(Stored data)
- - - - -

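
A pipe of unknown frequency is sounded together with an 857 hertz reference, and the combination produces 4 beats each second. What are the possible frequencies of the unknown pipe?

|f − 857| = 4, so f = 857 ± 4.

853 Hz or 861 Hz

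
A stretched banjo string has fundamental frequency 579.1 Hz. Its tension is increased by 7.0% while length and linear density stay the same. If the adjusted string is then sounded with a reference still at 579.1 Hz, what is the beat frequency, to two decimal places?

For a string, f ∝ √T, so the new frequency is 579.1·√1.070 = 599.0257 Hz.
f_beat = |599.0257 − 579.1| = 19.93 Hz.

19.93 Hz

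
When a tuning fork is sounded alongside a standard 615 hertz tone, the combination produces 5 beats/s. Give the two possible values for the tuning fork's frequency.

610 Hz or 620 Hz

|f − 615| = 5, so f = 615 ± 5.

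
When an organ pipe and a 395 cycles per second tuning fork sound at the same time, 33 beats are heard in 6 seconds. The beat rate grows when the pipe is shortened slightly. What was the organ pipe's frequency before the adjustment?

400.5 Hz

Beat frequency = 33/6 = 5.5 Hz.
|f − 395| = 5.5, so the organ pipe was at either 389.5 Hz or 400.5 Hz.
A shorter pipe has a higher fundamental; the adjustment raises the organ pipe's frequency.
The beat rate rose, so the adjustment moved the organ pipe further from 395 Hz — it was already above the reference.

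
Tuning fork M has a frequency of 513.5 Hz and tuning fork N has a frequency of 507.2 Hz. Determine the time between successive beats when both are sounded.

f_beat = |513.5 − 507.2| = 6.3 Hz.
Beat period T = 1 / f_beat = 1 / 6.3 s.

0.159 s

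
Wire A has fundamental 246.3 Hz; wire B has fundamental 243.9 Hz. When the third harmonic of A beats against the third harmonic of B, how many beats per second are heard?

7.2 Hz

Third harmonic of the first: 3·246.3 = 738.9 Hz.
Third harmonic of the second: 3·243.9 = 731.7 Hz.
f_beat = |738.9 − 731.7| = 7.2 Hz.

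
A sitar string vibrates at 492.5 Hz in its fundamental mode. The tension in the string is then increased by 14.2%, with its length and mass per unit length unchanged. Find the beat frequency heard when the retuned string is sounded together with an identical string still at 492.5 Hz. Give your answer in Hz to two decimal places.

For a string, f ∝ √T, so the new frequency is 492.5·√1.142 = 526.3072 Hz.
f_beat = |526.3072 − 492.5| = 33.81 Hz.

33.81 Hz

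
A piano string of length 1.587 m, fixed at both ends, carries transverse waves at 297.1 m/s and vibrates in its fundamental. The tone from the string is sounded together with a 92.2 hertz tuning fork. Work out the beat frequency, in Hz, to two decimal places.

For a string fixed at both ends, f_n = n·v/(2L) = 1·297.1/(2·1.587) = 93.6043 Hz.
f_beat = |93.6043 − 92.2| = 1.40 Hz.

1.40 Hz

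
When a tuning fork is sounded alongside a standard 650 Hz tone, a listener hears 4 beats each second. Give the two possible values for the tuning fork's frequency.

|f − 650| = 4, so f = 650 ± 4.

646 Hz or 654 Hz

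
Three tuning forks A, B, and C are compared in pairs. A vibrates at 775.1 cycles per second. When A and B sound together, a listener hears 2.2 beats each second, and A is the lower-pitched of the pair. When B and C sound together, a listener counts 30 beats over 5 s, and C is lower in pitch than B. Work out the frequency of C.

B is above A, so f_B = 775.1 + 2.2 = 777.3 Hz.
B–C: Beat frequency = 30/5 = 6 Hz.
C is below B, so f_C = 777.3 − 6 = 771.3 Hz.

771.3 Hz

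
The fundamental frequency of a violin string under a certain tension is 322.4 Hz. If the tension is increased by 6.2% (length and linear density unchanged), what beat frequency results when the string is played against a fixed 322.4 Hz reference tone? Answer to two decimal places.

9.84 Hz

For a string, f ∝ √T, so the new frequency is 322.4·√1.062 = 332.2441 Hz.
f_beat = |332.2441 − 322.4| = 9.84 Hz.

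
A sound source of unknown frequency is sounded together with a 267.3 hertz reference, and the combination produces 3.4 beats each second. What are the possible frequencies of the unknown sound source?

263.9 Hz or 270.7 Hz

|f − 267.3| = 3.4, so f = 267.3 ± 3.4.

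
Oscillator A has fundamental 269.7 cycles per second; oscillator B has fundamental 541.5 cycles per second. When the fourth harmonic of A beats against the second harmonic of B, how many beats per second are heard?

4.2 Hz

Fourth harmonic of the first: 4·269.7 = 1078.8 Hz.
Second harmonic of the second: 2·541.5 = 1083.0 Hz.
f_beat = |1078.8 − 1083.0| = 4.2 Hz.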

- - - - -

▶ [WORK TO COMPLETE] Repeat the records exactly, leaving out none of them.

▶ [EXERCISE RESPONSE]
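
A pipe of unknown frequency is sounded together with an 857 hertz reference, and the combination produces 4 beats each second. What are the possible frequencies of the unknown pipe?

|f − 857| = 4, so f = 857 ± 4.

853 Hz or 861 Hz

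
A stretched banjo string has fundamental frequency 579.1 Hz. Its tension is increased by 7.0% while length and linear density stay the same. If the adjusted string is then sounded with a reference still at 579.1 Hz, what is the beat frequency, to two decimal places?

For a string, f ∝ √T, so the new frequency is 579.1·√1.070 = 599.0257 Hz.
f_beat = |599.0257 − 579.1| = 19.93 Hz.

19.93 Hz

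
When a tuning fork is sounded alongside a standard 615 hertz tone, the combination produces 5 beats/s. Give the two possible values for the tuning fork's frequency.

610 Hz or 620 Hz

|f − 615| = 5, so f = 615 ± 5.

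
When an organ pipe and a 395 cycles per second tuning fork sound at the same time, 33 beats are heard in 6 seconds. The beat rate grows when the pipe is shortened slightly. What was the organ pipe's frequency before the adjustment?

400.5 Hz

Beat frequency = 33/6 = 5.5 Hz.
|f − 395| = 5.5, so the organ pipe was at either 389.5 Hz or 400.5 Hz.
A shorter pipe has a higher fundamental; the adjustment raises the organ pipe's frequency.
The beat rate rose, so the adjustment moved the organ pipe further from 395 Hz — it was already above the reference.

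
Tuning fork M has a frequency of 513.5 Hz and tuning fork N has a frequency of 507.2 Hz. Determine the time between successive beats when both are sounded.

f_beat = |513.5 − 507.2| = 6.3 Hz.
Beat period T = 1 / f_beat = 1 / 6.3 s.

0.159 s

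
Wire A has fundamental 246.3 Hz; wire B has fundamental 243.9 Hz. When the third harmonic of A beats against the third harmonic of B, how many beats per second are heard?

7.2 Hz

Third harmonic of the first: 3·246.3 = 738.9 Hz.
Third harmonic of the second: 3·243.9 = 731.7 Hz.
f_beat = |738.9 − 731.7| = 7.2 Hz.

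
A sitar string vibrates at 492.5 Hz in its fundamental mode. The tension in the string is then increased by 14.2%, with its length and mass per unit length unchanged. Find the beat frequency heard when the retuned string is sounded together with an identical string still at 492.5 Hz. Give your answer in Hz to two decimal places.

For a string, f ∝ √T, so the new frequency is 492.5·√1.142 = 526.3072 Hz.
f_beat = |526.3072 − 492.5| = 33.81 Hz.

33.81 Hz

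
A piano string of length 1.587 m, fixed at both ends, carries transverse waves at 297.1 m/s and vibrates in its fundamental. The tone from the string is sounded together with a 92.2 hertz tuning fork. Work out the beat frequency, in Hz, to two decimal places.

For a string fixed at both ends, f_n = n·v/(2L) = 1·297.1/(2·1.587) = 93.6043 Hz.
f_beat = |93.6043 − 92.2| = 1.40 Hz.

1.40 Hz

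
When a tuning fork is sounded alongside a standard 650 Hz tone, a listener hears 4 beats each second. Give the two possible values for the tuning fork's frequency.

|f − 650| = 4, so f = 650 ± 4.

646 Hz or 654 Hz

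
Three tuning forks A, B, and C are compared in pairs. A vibrates at 775.1 cycles per second. When A and B sound together, a listener hears 2.2 beats each second, and A is the lower-pitched of the pair. When B and C sound together, a listener counts 30 beats over 5 s, and C is lower in pitch than B. Work out the frequency of C.

B is above A, so f_B = 775.1 + 2.2 = 777.3 Hz.
B–C: Beat frequency = 30/5 = 6 Hz.
C is below B, so f_C = 777.3 − 6 = 771.3 Hz.

771.3 Hz

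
The fundamental frequency of a violin string under a certain tension is 322.4 Hz. If the tension is increased by 6.2% (length and linear density unchanged), what beat frequency results when the string is played against a fixed 322.4 Hz reference tone? Answer to two decimal places.

9.84 Hz

For a string, f ∝ √T, so the new frequency is 322.4·√1.062 = 332.2441 Hz.
f_beat = |332.2441 − 322.4| = 9.84 Hz.

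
A sound source of unknown frequency is sounded together with a 267.3 hertz reference, and the combination produces 3.4 beats each second. What are the possible frequencies of the unknown sound source?

263.9 Hz or 270.7 Hz

|f − 267.3| = 3.4, so f = 267.3 ± 3.4.

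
Oscillator A has fundamental 269.7 cycles per second; oscillator B has fundamental 541.5 cycles per second. When the fourth harmonic of A beats against the second harmonic of B, how many beats per second are heard?

4.2 Hz

Fourth harmonic of the first: 4·269.7 = 1078.8 Hz.
Second harmonic of the second: 2·541.5 = 1083.0 Hz.
f_beat = |1078.8 − 1083.0| = 4.2 Hz.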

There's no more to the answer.